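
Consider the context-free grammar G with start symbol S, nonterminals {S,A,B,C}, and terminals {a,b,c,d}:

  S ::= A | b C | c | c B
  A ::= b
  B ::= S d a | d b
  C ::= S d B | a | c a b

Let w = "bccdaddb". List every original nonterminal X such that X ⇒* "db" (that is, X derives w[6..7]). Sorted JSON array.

CNF form of G:
  S -> T2 C | T3 B | b | c
  A -> b
  B -> S X4 | T0 T2
  C -> S X5 | T3 X6 | a
  T0 -> d
  T1 -> a
  T2 -> b
  T3 -> c
  X4 -> T0 T1
  X5 -> T0 B
  X6 -> T1 T2

Fill CYK table bottom-up — only the sub-triangle for w[6..7]:
  T[6,6] 'd' = {T0}  orig:{}
  T[7,7] 'b' = {A,S,T2}  orig:{A,S}
  T[6,7] 'db' = {B}

Original NTs in T[6,7] deriving "db": ["B"]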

• _Exercise goal_
All of the records above are to be returned exactly as they stand.

• _Your response_
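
Consider the context-free grammar G with start symbol S, nonterminals {S,A,B,C}, and terminals {a,b,c,d}:

  S ::= A | b C | c | c B
  A ::= b
  B ::= S d a | d b
  C ::= S d B | a | c a b

Let w = "bccdaddb". List every original nonterminal X such that X ⇒* "db" (that is, X derives w[6..7]). Sorted JSON array.

CNF form of G:
  S -> T2 C | T3 B | b | c
  A -> b
  B -> S X4 | T0 T2
  C -> S X5 | T3 X6 | a
  T0 -> d
  T1 -> a
  T2 -> b
  T3 -> c
  X4 -> T0 T1
  X5 -> T0 B
  X6 -> T1 T2

Fill CYK table bottom-up — only the sub-triangle for w[6..7]:
  T[6,6] 'd' = {T0}  orig:{}
  T[7,7] 'b' = {A,S,T2}  orig:{A,S}
  T[6,7] 'db' = {B}

Original NTs in T[6,7] deriving "db": ["B"]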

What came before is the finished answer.